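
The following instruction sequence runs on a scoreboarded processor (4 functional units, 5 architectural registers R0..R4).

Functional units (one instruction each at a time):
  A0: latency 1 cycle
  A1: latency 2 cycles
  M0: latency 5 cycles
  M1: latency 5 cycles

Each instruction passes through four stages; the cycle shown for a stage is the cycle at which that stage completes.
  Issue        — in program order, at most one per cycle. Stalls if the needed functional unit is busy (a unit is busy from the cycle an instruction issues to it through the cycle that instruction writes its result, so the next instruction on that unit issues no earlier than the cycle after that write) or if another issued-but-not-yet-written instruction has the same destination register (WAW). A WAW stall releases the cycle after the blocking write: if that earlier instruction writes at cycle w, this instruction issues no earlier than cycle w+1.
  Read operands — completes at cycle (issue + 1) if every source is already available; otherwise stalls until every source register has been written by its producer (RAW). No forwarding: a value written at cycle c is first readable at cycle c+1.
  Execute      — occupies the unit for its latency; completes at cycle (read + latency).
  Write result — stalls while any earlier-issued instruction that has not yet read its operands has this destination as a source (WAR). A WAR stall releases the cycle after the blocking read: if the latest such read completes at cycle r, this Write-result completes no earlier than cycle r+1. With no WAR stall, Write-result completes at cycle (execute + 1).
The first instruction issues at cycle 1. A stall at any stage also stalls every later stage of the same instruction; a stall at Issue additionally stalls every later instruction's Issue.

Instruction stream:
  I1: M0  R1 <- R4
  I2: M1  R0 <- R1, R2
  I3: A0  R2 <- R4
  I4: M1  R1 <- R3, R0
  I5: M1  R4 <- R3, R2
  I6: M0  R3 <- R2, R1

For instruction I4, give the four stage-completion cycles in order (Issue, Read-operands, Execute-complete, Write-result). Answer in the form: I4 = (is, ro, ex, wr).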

+++

What is needed:
Write out each line of the data above again, exactly as given.

Written response:
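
The following instruction sequence runs on a scoreboarded processor (4 functional units, 5 architectural registers R0..R4).

Functional units (one instruction each at a time):
  A0: latency 1 cycle
  A1: latency 2 cycles
  M0: latency 5 cycles
  M1: latency 5 cycles

Each instruction passes through four stages; the cycle shown for a stage is the cycle at which that stage completes.
  Issue        — in program order, at most one per cycle. Stalls if the needed functional unit is busy (a unit is busy from the cycle an instruction issues to it through the cycle that instruction writes its result, so the next instruction on that unit issues no earlier than the cycle after that write) or if another issued-but-not-yet-written instruction has the same destination register (WAW). A WAW stall releases the cycle after the blocking write: if that earlier instruction writes at cycle w, this instruction issues no earlier than cycle w+1.
  Read operands — completes at cycle (issue + 1) if every source is already available; otherwise stalls until every source register has been written by its producer (RAW). No forwarding: a value written at cycle c is first readable at cycle c+1.
  Execute      — occupies the unit for its latency; completes at cycle (read + latency).
  Write result — stalls while any earlier-issued instruction that has not yet read its operands has this destination as a source (WAR). A WAR stall releases the cycle after the blocking read: if the latest such read completes at cycle r, this Write-result completes no earlier than cycle r+1. With no WAR stall, Write-result completes at cycle (execute + 1).
The first instruction issues at cycle 1. A stall at any stage also stalls every later stage of the same instruction; a stall at Issue additionally stalls every later instruction's Issue.

Instruction stream:
  I1: M0  R1 <- R4
  I2: M1  R0 <- R1, R2
  I3: A0  R2 <- R4
  I4: M1  R1 <- R3, R0
  I5: M1  R4 <- R3, R2
  I6: M0  R3 <- R2, R1

For instruction I4, give the four stage-completion cycles in order (Issue, Read-operands, Execute-complete, Write-result). Answer in the form: I4 = (is, ro, ex, wr).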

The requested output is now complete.